Check every line below for the word "belongs" and copy the ones that have it.

+---+

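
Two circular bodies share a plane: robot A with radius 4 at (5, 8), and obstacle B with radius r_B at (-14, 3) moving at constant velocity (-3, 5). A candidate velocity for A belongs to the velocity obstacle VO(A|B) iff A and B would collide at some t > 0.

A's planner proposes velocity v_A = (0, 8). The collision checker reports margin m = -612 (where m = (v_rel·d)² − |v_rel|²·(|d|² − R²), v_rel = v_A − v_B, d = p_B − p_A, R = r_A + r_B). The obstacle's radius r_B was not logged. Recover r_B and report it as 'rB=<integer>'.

m = -612
d = (-19, -5);  v_rel = (3, 3),  |v_rel|² = 18
v_rel×d = (3)·(-5) − (3)·(-19) = 42
since m = R²·18 − 42²:  R² = (1764 + -612) / 18 = 64
R = √64 = 8  ⇒  r_B = 8 − 4 = 4

rB=4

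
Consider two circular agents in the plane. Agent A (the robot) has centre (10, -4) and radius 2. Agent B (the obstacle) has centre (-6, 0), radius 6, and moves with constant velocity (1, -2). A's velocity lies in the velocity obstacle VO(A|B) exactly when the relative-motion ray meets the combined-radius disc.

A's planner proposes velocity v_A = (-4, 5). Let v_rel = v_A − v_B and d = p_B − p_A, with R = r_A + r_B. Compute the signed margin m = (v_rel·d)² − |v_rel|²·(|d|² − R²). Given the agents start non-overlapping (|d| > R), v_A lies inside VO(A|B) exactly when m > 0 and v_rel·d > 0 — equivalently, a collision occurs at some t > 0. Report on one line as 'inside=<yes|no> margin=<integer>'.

d = (-16, 4),  |d|² = 272;  R = 2+6 = 8,  c = 272−8² = 208
v_rel = (-5, 7),  |v_rel|² = 74;  v_rel·d = (-5)·(-16) + (7)·(4) = 108
74·t² − 216·t + 208 = 0  ⇒  m = 108² − 74·208 = -3728
m = -3728 < 0,  v_rel·d = 108 > 0  ⇒  outside

inside=no margin=-3728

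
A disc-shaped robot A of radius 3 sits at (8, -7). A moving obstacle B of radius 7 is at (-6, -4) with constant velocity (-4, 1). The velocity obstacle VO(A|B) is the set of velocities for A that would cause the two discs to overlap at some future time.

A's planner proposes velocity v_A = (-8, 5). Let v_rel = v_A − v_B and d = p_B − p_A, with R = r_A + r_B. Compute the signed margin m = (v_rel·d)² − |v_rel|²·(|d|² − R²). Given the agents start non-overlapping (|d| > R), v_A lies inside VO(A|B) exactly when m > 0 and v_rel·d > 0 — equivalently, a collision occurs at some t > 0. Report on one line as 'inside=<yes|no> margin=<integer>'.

d = (-14, 3),  |d|² = 205;  R = 3+7 = 10,  c = 205−10² = 105
v_rel = (-4, 4),  |v_rel|² = 32;  v_rel·d = (-4)·(-14) + (4)·(3) = 68
32·t² − 136·t + 105 = 0  ⇒  m = 68² − 32·105 = 1264
m = 1264 > 0,  v_rel·d = 68 > 0  ⇒  inside

inside=yes margin=1264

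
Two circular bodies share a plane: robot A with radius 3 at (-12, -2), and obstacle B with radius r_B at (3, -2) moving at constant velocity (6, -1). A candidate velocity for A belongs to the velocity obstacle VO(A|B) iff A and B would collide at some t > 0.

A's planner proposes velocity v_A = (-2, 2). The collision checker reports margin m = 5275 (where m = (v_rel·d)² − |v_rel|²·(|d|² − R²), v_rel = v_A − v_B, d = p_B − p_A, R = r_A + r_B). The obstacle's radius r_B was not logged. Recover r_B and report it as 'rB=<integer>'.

m = 5275
d = (15, 0);  v_rel = (-8, 3),  |v_rel|² = 73
v_rel×d = (-8)·(0) − (3)·(15) = -45
since m = R²·73 − (-45)²:  R² = (2025 + 5275) / 73 = 100
R = √100 = 10  ⇒  r_B = 10 − 3 = 7

rB=7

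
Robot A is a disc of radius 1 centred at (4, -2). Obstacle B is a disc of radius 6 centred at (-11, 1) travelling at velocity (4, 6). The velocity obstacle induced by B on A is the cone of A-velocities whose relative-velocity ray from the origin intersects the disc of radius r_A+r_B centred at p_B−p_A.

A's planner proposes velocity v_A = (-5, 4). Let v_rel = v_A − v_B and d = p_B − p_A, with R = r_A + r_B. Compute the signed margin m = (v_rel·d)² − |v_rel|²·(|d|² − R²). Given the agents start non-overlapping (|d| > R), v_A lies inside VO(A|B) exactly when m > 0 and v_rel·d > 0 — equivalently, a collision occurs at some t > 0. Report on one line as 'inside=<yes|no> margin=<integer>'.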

+---+

▶ **Result below**
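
Two circular bodies share a plane: robot A with radius 4 at (5, 8), and obstacle B with radius r_B at (-14, 3) moving at constant velocity (-3, 5). A candidate velocity for A belongs to the velocity obstacle VO(A|B) iff A and B would collide at some t > 0.
Two circular bodies share a plane: robot A with radius 3 at (-12, -2), and obstacle B with radius r_B at (3, -2) moving at constant velocity (6, -1). A candidate velocity for A belongs to the velocity obstacle VO(A|B) iff A and B would collide at some t > 0.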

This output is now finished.